• **Task prompt**: Set down exactly the first line of the entries and every line after it, through the line with "Determine whether F[1,3]".
--
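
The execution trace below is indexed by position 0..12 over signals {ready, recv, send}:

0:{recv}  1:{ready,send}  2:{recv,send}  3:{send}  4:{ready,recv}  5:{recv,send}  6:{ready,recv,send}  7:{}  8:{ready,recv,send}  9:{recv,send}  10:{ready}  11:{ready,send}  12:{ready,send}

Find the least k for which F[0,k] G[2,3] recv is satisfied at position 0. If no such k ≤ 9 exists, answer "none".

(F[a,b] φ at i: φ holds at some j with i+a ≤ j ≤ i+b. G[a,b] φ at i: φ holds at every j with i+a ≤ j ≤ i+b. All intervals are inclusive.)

Scan j = 0,1,… for G[2,3] recv:
  j=0: fails
  j=1: fails
  j=2: holds
First hit at j=2, so smallest k = 2-0 = 2.

2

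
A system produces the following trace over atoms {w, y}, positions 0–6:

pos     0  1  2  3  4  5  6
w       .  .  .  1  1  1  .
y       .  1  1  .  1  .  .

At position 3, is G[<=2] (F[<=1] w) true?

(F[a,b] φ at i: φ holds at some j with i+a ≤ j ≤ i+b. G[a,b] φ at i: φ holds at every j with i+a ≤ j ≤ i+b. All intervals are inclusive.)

True

Check F[<=1] w at every j in [3,5]:
  j=3: holds (witness at 3)
  j=4: holds (witness at 4)
  j=5: holds (witness at 5)
All positions satisfy it → formula holds.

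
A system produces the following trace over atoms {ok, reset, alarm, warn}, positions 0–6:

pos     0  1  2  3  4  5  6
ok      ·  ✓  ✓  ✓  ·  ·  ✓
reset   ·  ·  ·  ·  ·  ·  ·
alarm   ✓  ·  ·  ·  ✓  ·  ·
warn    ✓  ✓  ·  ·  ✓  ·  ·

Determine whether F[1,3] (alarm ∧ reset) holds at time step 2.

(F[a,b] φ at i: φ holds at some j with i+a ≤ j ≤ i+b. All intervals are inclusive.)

No

Check (alarm ∧ reset) at each j in [3,5]:
  j=3: false
  j=4: false
  j=5: false
No position in the window satisfies it → formula fails.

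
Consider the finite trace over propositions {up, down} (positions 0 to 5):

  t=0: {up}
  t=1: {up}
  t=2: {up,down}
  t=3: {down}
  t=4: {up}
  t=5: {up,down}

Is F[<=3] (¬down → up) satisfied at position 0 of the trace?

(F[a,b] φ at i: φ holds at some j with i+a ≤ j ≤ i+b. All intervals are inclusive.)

Check (¬down → up) at each j in [0,3]:
  j=0: true
  j=1: true
  j=2: true
  j=3: true
Found at j=0 → formula holds.

Holds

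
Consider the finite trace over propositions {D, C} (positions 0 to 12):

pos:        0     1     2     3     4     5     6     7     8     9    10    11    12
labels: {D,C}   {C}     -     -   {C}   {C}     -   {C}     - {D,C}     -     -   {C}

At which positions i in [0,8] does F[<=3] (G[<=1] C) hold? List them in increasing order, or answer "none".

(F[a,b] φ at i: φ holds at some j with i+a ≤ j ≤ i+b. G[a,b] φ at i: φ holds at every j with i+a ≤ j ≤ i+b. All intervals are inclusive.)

0, 1, 2, 3, 4

Evaluate at each i in [0,8]:
  i=0: ✓ (witness j=0)
  i=1: ✓ (witness j=4)
  i=2: ✓ (witness j=4)
  i=3: ✓ (witness j=4)
  i=4: ✓ (witness j=4)
  i=5: ✗ (none in [5,8])
  i=6: ✗ (none in [6,9])
  i=7: ✗ (none in [7,10])
  i=8: ✗ (none in [8,11])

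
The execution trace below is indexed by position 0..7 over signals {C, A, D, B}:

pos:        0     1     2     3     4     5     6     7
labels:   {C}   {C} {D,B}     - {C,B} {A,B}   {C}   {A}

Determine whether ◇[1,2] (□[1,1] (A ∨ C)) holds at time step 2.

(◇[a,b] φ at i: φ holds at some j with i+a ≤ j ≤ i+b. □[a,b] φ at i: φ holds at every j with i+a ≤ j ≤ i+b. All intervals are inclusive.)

Check □[1,1] (A ∨ C) at each j in [3,4]:
  j=3: holds on [4,4]
  j=4: holds on [5,5]
Found at j=3 → formula holds.

True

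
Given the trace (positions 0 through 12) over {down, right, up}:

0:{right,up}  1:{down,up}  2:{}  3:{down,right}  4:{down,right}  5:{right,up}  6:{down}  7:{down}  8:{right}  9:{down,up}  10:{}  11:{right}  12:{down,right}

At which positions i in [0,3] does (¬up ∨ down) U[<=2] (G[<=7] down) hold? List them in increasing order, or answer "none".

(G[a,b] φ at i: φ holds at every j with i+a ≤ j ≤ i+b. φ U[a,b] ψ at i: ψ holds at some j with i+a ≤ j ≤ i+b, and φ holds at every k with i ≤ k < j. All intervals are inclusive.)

Evaluate at each i in [0,3]:
  i=0: ✗ (no rhs in [0,2])
  i=1: ✗ (no rhs in [1,3])
  i=2: ✗ (no rhs in [2,4])
  i=3: ✗ (no rhs in [3,5])

none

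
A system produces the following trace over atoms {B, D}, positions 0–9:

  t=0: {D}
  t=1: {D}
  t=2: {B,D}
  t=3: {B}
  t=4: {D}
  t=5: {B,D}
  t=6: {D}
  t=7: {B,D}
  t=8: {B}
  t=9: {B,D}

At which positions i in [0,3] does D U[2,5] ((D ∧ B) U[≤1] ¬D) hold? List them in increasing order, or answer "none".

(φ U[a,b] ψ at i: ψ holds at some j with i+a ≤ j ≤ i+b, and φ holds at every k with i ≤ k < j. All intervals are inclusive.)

0, 1

Evaluate at each i in [0,3]:
  i=0: ✓ (rhs at j=2; lhs holds on [0,1])
  i=1: ✓ (rhs at j=3; lhs holds on [1,2])
  i=2: ✗ (lhs fails at k=3 before rhs at j=7)
  i=3: ✗ (lhs fails at k=3 before rhs at j=7)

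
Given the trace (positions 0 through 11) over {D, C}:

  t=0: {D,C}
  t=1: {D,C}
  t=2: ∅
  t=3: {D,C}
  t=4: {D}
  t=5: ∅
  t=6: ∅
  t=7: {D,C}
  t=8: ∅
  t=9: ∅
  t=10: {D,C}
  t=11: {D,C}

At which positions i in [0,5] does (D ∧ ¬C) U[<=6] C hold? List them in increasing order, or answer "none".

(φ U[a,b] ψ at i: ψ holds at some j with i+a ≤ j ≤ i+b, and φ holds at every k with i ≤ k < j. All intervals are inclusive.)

Evaluate at each i in [0,5]:
  i=0: ✓ (rhs at j=0)
  i=1: ✓ (rhs at j=1)
  i=2: ✗ (lhs fails at k=2 before rhs at j=3)
  i=3: ✓ (rhs at j=3)
  i=4: ✗ (lhs fails at k=5 before rhs at j=7)
  i=5: ✗ (lhs fails at k=5 before rhs at j=7)

0, 1, 3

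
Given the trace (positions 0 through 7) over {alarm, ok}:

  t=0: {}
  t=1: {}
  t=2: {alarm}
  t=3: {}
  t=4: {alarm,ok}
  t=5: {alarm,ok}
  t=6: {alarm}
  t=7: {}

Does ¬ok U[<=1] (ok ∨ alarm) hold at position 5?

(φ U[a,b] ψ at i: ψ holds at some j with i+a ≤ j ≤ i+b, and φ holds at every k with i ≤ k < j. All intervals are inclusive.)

Yes

Need some j in [5,6] with (ok ∨ alarm), and ¬ok at every k in [5,j-1].
  j=5: (ok ∨ alarm) holds; no prefix to check → satisfied.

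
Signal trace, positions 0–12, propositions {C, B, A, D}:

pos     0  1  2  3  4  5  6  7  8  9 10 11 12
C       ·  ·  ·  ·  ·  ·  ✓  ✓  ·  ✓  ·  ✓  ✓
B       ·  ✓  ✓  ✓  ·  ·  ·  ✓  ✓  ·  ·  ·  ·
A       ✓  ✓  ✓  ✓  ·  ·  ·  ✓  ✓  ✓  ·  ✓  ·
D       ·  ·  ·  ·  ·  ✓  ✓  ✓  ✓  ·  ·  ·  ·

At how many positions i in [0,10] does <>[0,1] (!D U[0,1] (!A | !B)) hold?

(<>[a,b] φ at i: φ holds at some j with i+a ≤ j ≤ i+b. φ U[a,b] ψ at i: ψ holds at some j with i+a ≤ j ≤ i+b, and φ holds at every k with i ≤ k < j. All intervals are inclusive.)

9

Evaluate at each i in [0,10]:
  i=0: ✓ (witness j=0)
  i=1: ✗ (none in [1,2])
  i=2: ✓ (witness j=3)
  i=3: ✓ (witness j=3)
  i=4: ✓ (witness j=4)
  i=5: ✓ (witness j=5)
  i=6: ✓ (witness j=6)
  i=7: ✗ (none in [7,8])
  i=8: ✓ (witness j=9)
  i=9: ✓ (witness j=9)
  i=10: ✓ (witness j=10)
Positions where it holds: {0, 2, 3, 4, 5, 6, 8, 9, 10} → 9.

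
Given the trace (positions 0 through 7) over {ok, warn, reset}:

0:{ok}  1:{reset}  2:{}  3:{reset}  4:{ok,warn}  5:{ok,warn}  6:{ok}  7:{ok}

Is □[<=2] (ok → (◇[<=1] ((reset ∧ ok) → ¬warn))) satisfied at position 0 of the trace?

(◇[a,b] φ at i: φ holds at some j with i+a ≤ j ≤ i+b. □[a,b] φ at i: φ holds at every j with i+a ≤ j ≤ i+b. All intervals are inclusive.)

Check (ok → (◇[<=1] ((reset ∧ ok) → ¬warn))) at every j in [0,2]:
  j=0: antecedent true; consequent holds (witness at 0) → ✓
  j=1: antecedent false → ✓
  j=2: antecedent false → ✓
All positions satisfy it → formula holds.

Yes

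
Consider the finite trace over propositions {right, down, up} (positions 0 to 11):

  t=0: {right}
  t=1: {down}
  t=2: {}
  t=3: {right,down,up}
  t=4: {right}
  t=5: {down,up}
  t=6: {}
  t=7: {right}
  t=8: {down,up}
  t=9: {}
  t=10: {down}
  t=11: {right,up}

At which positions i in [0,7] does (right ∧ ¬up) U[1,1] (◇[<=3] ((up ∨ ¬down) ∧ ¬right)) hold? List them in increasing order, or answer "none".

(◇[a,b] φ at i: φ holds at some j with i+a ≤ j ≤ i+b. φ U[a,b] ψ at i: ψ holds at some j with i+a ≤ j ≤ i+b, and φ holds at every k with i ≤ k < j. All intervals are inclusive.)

Evaluate at each i in [0,7]:
  i=0: ✓ (rhs at j=1; lhs holds on [0,0])
  i=1: ✗ (lhs fails at k=1 before rhs at j=2)
  i=2: ✗ (lhs fails at k=2 before rhs at j=3)
  i=3: ✗ (lhs fails at k=3 before rhs at j=4)
  i=4: ✓ (rhs at j=5; lhs holds on [4,4])
  i=5: ✗ (lhs fails at k=5 before rhs at j=6)
  i=6: ✗ (lhs fails at k=6 before rhs at j=7)
  i=7: ✓ (rhs at j=8; lhs holds on [7,7])

0, 4, 7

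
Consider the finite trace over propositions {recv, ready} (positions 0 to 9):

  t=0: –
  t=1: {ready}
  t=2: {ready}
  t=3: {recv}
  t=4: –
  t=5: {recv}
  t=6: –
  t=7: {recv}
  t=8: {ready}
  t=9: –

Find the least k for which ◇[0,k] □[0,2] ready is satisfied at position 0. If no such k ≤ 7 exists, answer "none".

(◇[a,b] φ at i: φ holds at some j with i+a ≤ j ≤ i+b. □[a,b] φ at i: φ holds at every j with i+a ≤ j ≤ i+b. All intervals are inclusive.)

none

Scan j = 0,1,… for □[0,2] ready:
  j=0: fails
  j=1: fails
  j=2: fails
  j=3: fails
  j=4: fails
  j=5: fails
  j=6: fails
  j=7: fails
No j in [0,7] satisfies it → none.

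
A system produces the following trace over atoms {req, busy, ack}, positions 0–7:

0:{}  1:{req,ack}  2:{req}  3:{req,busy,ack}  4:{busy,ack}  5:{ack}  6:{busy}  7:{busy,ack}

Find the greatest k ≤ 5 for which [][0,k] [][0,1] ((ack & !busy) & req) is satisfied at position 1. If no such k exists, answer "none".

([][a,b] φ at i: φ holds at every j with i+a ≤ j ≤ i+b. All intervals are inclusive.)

none

[][0,1] ((ack & !busy) & req) must hold from j=1 onward; find where it first fails.
  j=1: fails → no k works.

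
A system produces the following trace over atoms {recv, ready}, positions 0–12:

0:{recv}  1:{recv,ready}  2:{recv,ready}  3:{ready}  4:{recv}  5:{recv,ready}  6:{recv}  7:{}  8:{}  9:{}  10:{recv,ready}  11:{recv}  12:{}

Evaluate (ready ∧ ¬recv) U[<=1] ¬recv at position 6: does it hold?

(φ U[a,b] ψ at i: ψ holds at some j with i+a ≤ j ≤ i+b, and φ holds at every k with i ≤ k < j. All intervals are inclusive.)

Need some j in [6,7] with ¬recv, and (ready ∧ ¬recv) at every k in [6,j-1].
  j=6: ¬recv false.
  j=7: ¬recv holds, but (ready ∧ ¬recv) fails at k=6 → not this j.
No j in the window works → until fails.

No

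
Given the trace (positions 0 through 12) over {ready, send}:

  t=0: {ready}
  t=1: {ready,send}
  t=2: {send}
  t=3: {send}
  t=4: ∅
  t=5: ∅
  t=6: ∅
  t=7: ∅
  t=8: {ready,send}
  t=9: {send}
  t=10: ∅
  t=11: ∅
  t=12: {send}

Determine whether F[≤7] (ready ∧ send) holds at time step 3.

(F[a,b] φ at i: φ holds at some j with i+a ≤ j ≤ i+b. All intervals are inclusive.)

Holds

Check (ready ∧ send) at each j in [3,10]:
  j=3: false
  j=4: false
  j=5: false
  j=6: false
  j=7: false
  j=8: true
  j=9: false
  j=10: false
Found at j=8 → formula holds.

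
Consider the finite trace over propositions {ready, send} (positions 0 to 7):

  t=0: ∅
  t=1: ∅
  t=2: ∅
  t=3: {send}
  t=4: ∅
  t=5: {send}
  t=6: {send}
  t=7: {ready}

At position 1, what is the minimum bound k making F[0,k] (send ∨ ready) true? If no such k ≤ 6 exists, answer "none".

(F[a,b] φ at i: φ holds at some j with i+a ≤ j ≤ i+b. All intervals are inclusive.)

Scan j = 1,2,… for (send ∨ ready):
  j=1: fails
  j=2: fails
  j=3: holds
First hit at j=3, so smallest k = 3-1 = 2.

2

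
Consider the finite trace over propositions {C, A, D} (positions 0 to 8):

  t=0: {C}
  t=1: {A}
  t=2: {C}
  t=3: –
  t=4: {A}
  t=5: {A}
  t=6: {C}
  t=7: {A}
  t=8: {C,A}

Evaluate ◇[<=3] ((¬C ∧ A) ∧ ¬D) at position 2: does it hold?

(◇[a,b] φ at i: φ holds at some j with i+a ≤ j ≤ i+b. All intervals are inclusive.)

Check ((¬C ∧ A) ∧ ¬D) at each j in [2,5]:
  j=2: false
  j=3: false
  j=4: true
  j=5: true
Found at j=4 → formula holds.

Holds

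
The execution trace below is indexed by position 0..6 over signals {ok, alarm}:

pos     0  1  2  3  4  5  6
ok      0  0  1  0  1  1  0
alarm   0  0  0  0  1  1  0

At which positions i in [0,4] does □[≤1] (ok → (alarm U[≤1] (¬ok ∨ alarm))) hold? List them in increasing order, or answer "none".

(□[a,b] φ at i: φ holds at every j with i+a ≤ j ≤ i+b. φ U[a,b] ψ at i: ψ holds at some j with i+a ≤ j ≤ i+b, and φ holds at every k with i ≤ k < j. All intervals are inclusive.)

Evaluate at each i in [0,4]:
  i=0: ✓ (all of [0,1])
  i=1: ✗ (fails at j=2)
  i=2: ✗ (fails at j=2)
  i=3: ✓ (all of [3,4])
  i=4: ✓ (all of [4,5])

0, 3, 4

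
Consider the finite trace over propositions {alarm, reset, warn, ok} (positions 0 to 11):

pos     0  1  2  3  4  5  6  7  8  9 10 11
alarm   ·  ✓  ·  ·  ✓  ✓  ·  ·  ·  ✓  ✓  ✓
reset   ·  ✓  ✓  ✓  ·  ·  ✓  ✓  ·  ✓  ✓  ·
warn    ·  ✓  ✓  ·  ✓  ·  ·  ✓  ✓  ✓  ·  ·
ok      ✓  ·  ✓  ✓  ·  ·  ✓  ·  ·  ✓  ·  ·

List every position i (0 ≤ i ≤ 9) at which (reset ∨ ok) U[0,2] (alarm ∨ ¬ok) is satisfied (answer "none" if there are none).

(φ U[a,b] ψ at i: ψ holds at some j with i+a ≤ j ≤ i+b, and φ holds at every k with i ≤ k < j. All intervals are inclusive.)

Evaluate at each i in [0,9]:
  i=0: ✓ (rhs at j=1; lhs holds on [0,0])
  i=1: ✓ (rhs at j=1)
  i=2: ✓ (rhs at j=4; lhs holds on [2,3])
  i=3: ✓ (rhs at j=4; lhs holds on [3,3])
  i=4: ✓ (rhs at j=4)
  i=5: ✓ (rhs at j=5)
  i=6: ✓ (rhs at j=7; lhs holds on [6,6])
  i=7: ✓ (rhs at j=7)
  i=8: ✓ (rhs at j=8)
  i=9: ✓ (rhs at j=9)

0, 1, 2, 3, 4, 5, 6, 7, 8, 9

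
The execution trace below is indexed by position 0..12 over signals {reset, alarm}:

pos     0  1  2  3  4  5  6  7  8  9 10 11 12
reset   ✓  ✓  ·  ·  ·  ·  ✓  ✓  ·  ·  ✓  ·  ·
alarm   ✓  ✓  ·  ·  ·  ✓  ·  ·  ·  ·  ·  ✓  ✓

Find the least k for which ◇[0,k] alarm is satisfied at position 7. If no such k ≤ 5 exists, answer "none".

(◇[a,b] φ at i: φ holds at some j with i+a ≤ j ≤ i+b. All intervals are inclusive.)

Scan j = 7,8,… for alarm:
  j=7: fails
  j=8: fails
  j=9: fails
  j=10: fails
  j=11: holds
First hit at j=11, so smallest k = 11-7 = 4.

4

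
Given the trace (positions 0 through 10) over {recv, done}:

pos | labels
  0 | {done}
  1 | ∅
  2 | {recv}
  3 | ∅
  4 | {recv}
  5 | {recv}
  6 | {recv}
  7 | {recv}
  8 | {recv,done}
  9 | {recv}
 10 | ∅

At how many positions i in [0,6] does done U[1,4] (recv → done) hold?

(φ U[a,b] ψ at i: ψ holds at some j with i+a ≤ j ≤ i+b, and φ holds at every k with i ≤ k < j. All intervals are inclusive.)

1

Evaluate at each i in [0,6]:
  i=0: ✓ (rhs at j=1; lhs holds on [0,0])
  i=1: ✗ (lhs fails at k=1 before rhs at j=3)
  i=2: ✗ (lhs fails at k=2 before rhs at j=3)
  i=3: ✗ (no rhs in [4,7])
  i=4: ✗ (lhs fails at k=4 before rhs at j=8)
  i=5: ✗ (lhs fails at k=5 before rhs at j=8)
  i=6: ✗ (lhs fails at k=6 before rhs at j=8)
Positions where it holds: {0} → 1.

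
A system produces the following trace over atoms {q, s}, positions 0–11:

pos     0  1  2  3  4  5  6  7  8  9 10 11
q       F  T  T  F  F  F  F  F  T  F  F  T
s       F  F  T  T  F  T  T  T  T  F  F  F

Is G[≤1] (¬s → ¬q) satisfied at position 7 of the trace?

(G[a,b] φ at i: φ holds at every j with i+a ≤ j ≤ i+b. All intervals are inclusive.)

Holds

Check (¬s → ¬q) at every j in [7,8]:
  j=7: antecedent false → ✓
  j=8: antecedent false → ✓
All positions satisfy it → formula holds.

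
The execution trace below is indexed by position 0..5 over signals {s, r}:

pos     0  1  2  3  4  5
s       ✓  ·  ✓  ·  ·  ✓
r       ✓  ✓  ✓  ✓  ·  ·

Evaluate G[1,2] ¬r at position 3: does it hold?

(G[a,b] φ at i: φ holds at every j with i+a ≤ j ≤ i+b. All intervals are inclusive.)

Yes

Check ¬r at every j in [4,5]:
  j=4: true
  j=5: true
All positions satisfy it → formula holds.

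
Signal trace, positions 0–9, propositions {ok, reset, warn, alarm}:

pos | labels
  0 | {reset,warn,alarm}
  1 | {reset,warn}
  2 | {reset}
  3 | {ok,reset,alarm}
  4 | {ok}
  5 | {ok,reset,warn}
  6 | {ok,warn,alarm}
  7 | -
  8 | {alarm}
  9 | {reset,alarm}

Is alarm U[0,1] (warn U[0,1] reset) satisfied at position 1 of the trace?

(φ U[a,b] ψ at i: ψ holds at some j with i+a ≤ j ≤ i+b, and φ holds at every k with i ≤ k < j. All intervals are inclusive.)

True

Need some j in [1,2] with (warn U[0,1] reset), and alarm at every k in [1,j-1].
  j=1: (warn U[0,1] reset) holds; no prefix to check → satisfied.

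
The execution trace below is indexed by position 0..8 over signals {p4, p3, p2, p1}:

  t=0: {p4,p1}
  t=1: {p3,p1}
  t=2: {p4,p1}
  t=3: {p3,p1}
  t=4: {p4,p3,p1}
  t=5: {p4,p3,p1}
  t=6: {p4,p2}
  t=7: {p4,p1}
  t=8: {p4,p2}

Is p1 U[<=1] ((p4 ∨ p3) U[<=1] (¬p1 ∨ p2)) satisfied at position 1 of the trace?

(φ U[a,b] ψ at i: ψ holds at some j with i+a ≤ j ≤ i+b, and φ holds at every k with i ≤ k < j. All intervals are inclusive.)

False

Need some j in [1,2] with ((p4 ∨ p3) U[<=1] (¬p1 ∨ p2)), and p1 at every k in [1,j-1].
  j=1: ((p4 ∨ p3) U[<=1] (¬p1 ∨ p2)) — fails.
  j=2: ((p4 ∨ p3) U[<=1] (¬p1 ∨ p2)) — fails.
No j in the window works → until fails.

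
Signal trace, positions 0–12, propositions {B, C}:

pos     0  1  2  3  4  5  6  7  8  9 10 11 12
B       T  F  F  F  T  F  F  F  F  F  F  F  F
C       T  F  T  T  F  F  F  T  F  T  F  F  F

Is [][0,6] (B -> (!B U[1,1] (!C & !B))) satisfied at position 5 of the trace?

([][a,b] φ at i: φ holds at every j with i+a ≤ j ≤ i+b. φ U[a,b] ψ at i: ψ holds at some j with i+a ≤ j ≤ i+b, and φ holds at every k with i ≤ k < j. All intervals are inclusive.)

Yes

Check (B -> (!B U[1,1] (!C & !B))) at every j in [5,11]:
  j=5: antecedent false → ✓
  j=6: antecedent false → ✓
  j=7: antecedent false → ✓
  j=8: antecedent false → ✓
  j=9: antecedent false → ✓
  j=10: antecedent false → ✓
  j=11: antecedent false → ✓
All positions satisfy it → formula holds.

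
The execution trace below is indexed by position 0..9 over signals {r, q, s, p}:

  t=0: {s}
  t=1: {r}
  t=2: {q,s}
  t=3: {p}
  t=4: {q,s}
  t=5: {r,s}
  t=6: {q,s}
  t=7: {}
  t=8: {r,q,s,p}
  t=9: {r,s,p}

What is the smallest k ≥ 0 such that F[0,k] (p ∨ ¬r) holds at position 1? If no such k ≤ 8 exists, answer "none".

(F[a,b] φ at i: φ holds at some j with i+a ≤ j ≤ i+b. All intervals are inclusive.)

Scan j = 1,2,… for (p ∨ ¬r):
  j=1: fails
  j=2: holds
First hit at j=2, so smallest k = 2-1 = 1.

1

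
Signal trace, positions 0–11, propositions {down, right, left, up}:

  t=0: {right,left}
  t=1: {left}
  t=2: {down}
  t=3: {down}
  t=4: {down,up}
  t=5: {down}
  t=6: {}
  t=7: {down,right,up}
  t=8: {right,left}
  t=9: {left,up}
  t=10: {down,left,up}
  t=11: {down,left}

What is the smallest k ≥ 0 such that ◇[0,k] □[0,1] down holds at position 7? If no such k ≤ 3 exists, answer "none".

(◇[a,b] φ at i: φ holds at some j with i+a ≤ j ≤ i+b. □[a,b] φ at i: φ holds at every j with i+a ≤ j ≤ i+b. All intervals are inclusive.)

3

Scan j = 7,8,… for □[0,1] down:
  j=7: fails
  j=8: fails
  j=9: fails
  j=10: holds
First hit at j=10, so smallest k = 10-7 = 3.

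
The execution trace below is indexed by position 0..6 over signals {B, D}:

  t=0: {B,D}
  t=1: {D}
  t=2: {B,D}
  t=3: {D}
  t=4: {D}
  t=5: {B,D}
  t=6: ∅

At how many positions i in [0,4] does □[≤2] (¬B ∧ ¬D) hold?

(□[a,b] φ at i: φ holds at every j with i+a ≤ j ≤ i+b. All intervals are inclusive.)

0

Evaluate at each i in [0,4]:
  i=0: ✗ (fails at j=0)
  i=1: ✗ (fails at j=1)
  i=2: ✗ (fails at j=2)
  i=3: ✗ (fails at j=3)
  i=4: ✗ (fails at j=4)
Positions where it holds: {} → 0.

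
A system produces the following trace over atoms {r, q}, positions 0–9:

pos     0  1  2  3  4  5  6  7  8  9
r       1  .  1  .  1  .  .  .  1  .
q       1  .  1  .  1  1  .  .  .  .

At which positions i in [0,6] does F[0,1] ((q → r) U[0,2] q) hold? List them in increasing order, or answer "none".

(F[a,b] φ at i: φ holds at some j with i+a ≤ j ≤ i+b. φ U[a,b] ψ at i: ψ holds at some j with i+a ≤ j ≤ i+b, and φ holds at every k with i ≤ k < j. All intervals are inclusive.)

Evaluate at each i in [0,6]:
  i=0: ✓ (witness j=0)
  i=1: ✓ (witness j=1)
  i=2: ✓ (witness j=2)
  i=3: ✓ (witness j=3)
  i=4: ✓ (witness j=4)
  i=5: ✓ (witness j=5)
  i=6: ✗ (none in [6,7])

0, 1, 2, 3, 4, 5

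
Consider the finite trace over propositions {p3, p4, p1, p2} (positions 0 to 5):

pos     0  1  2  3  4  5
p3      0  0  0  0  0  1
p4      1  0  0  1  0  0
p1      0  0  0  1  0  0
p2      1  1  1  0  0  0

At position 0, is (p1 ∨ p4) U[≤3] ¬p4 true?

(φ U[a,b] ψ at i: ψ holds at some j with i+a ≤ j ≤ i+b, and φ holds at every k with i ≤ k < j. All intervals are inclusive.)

Need some j in [0,3] with ¬p4, and (p1 ∨ p4) at every k in [0,j-1].
  j=0: ¬p4 false.
  j=1: ¬p4 holds; (p1 ∨ p4) holds at every k in [0,0] → satisfied.

Holds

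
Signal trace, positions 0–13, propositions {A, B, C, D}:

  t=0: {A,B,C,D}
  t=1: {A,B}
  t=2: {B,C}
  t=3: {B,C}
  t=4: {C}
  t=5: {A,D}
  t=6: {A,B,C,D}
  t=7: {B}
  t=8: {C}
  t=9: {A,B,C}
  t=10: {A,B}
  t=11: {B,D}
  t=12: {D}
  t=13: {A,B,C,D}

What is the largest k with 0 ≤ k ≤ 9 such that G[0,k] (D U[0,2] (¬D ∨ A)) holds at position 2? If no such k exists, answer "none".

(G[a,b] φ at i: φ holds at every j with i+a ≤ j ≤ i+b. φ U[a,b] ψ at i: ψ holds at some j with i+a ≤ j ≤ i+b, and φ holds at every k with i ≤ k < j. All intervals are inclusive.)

(D U[0,2] (¬D ∨ A)) must hold from j=2 onward; find where it first fails.
  j=2: holds
  j=3: holds
  j=4: holds
  j=5: holds
  j=6: holds
  j=7: holds
  j=8: holds
  j=9: holds
  j=10: holds
  j=11: holds
Holds through j=11; largest k = 9.

9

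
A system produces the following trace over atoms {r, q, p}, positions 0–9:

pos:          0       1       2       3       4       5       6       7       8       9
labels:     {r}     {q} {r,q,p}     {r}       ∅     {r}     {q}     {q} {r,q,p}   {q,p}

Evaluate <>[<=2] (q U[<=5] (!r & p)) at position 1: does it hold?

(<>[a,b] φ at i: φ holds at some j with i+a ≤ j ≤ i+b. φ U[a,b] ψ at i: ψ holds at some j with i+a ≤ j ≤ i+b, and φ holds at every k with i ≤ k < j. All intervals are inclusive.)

Check (q U[<=5] (!r & p)) at each j in [1,3]:
  j=1: fails
  j=2: fails
  j=3: fails
No position in the window satisfies it → formula fails.

Does not hold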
--
• **Reply to the exercise**:
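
The execution trace below is indexed by position 0..12 over signals {ready, recv, send}:

0:{recv}  1:{ready,send}  2:{recv,send}  3:{send}  4:{ready,recv}  5:{recv,send}  6:{ready,recv,send}  7:{}  8:{ready,recv,send}  9:{recv,send}  10:{ready}  11:{ready,send}  12:{ready,send}

Find the least k for which F[0,k] G[2,3] recv is satisfied at position 0. If no such k ≤ 9 exists, answer "none".

(F[a,b] φ at i: φ holds at some j with i+a ≤ j ≤ i+b. G[a,b] φ at i: φ holds at every j with i+a ≤ j ≤ i+b. All intervals are inclusive.)

Scan j = 0,1,… for G[2,3] recv:
  j=0: fails
  j=1: fails
  j=2: holds
First hit at j=2, so smallest k = 2-0 = 2.

2

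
A system produces the following trace over atoms {w, y}, positions 0–6:

pos     0  1  2  3  4  5  6
w       .  .  .  1  1  1  .
y       .  1  1  .  1  .  .

At position 3, is G[<=2] (F[<=1] w) true?

(F[a,b] φ at i: φ holds at some j with i+a ≤ j ≤ i+b. G[a,b] φ at i: φ holds at every j with i+a ≤ j ≤ i+b. All intervals are inclusive.)

True

Check F[<=1] w at every j in [3,5]:
  j=3: holds (witness at 3)
  j=4: holds (witness at 4)
  j=5: holds (witness at 5)
All positions satisfy it → formula holds.

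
A system produces the following trace over atoms {ok, reset, alarm, warn}, positions 0–6:

pos     0  1  2  3  4  5  6
ok      ·  ✓  ✓  ✓  ·  ·  ✓
reset   ·  ·  ·  ·  ·  ·  ·
alarm   ✓  ·  ·  ·  ✓  ·  ·
warn    ✓  ✓  ·  ·  ✓  ·  ·

Determine whether F[1,3] (alarm ∧ reset) holds at time step 2.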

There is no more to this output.